- [What is being asked]: When a line in the entries contains the word "writes", copy that line in full.

• • • • • • •

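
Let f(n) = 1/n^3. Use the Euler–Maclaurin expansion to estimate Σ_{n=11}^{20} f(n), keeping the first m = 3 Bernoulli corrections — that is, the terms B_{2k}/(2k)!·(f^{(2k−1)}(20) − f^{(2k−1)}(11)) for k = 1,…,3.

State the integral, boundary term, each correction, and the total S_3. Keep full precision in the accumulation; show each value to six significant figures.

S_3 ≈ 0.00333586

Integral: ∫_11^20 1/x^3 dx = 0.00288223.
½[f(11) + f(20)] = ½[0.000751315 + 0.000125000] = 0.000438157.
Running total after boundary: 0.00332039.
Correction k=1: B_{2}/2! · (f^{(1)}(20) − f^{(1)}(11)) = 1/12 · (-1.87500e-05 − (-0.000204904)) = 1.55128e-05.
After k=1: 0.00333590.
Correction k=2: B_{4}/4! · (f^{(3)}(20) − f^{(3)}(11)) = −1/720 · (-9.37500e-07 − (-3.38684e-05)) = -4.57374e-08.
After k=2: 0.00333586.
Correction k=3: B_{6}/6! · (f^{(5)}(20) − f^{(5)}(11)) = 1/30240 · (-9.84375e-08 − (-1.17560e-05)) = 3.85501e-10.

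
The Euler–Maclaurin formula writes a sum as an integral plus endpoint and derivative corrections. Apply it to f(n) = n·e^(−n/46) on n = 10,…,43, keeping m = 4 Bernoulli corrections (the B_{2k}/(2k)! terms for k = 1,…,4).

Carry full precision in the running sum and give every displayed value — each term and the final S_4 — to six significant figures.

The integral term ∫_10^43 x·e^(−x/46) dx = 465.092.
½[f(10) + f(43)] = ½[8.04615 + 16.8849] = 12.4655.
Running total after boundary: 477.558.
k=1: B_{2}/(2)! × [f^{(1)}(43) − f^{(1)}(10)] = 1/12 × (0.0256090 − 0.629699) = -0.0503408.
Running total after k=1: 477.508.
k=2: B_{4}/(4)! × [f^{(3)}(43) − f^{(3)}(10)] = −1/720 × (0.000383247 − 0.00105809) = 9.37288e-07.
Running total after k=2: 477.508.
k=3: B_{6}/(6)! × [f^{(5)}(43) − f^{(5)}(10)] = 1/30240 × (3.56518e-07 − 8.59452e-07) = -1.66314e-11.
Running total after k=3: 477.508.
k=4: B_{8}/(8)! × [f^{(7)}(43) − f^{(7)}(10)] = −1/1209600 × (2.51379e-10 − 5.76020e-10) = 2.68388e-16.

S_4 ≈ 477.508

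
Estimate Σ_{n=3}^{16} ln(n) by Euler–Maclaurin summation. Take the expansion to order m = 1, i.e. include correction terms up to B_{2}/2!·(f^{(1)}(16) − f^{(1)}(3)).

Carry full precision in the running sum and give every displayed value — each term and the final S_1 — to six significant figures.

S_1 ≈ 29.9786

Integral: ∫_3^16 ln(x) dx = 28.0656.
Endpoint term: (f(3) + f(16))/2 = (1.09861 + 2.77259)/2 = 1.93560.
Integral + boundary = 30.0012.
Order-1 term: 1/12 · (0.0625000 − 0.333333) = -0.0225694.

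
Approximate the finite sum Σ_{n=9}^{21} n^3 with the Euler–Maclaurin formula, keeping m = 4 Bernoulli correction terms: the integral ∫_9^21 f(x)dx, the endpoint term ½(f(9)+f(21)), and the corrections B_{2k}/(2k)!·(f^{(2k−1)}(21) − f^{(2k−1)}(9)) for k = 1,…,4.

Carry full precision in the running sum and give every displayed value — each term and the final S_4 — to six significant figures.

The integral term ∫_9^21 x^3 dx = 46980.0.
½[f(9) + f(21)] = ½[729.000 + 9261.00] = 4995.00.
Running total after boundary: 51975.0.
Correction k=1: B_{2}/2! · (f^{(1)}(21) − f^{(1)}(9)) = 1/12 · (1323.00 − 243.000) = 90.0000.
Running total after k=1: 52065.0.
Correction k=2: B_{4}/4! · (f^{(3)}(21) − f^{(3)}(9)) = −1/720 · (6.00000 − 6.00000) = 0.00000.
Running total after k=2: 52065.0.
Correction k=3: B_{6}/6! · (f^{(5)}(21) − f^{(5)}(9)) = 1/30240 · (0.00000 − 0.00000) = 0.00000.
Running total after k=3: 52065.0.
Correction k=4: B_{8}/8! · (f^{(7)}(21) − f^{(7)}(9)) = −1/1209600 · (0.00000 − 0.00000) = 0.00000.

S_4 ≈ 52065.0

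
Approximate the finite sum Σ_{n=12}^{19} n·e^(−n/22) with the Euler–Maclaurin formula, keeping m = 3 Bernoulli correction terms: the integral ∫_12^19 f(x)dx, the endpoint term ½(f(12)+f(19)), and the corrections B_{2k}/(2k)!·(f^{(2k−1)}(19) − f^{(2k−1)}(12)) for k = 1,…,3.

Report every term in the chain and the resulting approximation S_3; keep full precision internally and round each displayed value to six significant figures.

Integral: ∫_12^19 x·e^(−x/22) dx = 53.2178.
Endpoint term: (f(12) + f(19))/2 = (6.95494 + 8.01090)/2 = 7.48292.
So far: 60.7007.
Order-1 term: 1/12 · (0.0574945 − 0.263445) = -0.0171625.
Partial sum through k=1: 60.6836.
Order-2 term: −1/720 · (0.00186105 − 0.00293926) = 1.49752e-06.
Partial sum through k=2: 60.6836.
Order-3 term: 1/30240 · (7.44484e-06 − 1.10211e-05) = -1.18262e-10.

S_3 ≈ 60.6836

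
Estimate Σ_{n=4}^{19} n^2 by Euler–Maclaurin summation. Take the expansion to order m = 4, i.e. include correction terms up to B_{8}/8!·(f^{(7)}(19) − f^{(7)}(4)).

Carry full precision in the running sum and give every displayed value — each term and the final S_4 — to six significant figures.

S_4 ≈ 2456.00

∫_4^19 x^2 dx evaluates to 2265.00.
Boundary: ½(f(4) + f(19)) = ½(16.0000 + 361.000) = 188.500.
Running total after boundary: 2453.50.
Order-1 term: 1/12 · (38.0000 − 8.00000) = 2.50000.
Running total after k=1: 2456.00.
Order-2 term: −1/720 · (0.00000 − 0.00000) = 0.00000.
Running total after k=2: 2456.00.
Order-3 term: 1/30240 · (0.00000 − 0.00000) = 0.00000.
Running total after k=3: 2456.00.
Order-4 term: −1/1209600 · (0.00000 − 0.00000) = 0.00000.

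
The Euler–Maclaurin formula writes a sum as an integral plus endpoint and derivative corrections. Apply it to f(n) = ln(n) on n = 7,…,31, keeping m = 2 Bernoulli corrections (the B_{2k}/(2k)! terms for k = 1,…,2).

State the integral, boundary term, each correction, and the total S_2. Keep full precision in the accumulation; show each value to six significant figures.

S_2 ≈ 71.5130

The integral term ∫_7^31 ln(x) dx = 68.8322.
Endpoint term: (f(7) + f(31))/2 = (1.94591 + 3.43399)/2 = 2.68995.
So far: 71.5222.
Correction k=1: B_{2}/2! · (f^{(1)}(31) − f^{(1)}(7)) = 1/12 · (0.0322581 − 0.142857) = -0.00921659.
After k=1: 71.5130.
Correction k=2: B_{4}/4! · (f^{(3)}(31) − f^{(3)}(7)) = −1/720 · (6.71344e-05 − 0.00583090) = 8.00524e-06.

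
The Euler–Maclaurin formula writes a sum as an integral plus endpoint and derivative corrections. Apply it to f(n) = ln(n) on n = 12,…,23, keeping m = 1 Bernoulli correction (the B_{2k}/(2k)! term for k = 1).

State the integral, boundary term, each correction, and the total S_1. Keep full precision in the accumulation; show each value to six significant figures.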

• • • • • • •

- [Output of the task]:
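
The Euler–Maclaurin formula writes a sum as an integral plus endpoint and derivative corrections. Apply it to f(n) = n·e^(−n/46) on n = 10,…,43, keeping m = 4 Bernoulli corrections (the B_{2k}/(2k)! terms for k = 1,…,4).
The Euler–Maclaurin formula writes a sum as an integral plus endpoint and derivative corrections. Apply it to f(n) = ln(n) on n = 7,…,31, keeping m = 2 Bernoulli corrections (the B_{2k}/(2k)! terms for k = 1,…,2).
The Euler–Maclaurin formula writes a sum as an integral plus endpoint and derivative corrections. Apply it to f(n) = ln(n) on n = 12,…,23, keeping m = 1 Bernoulli correction (the B_{2k}/(2k)! term for k = 1).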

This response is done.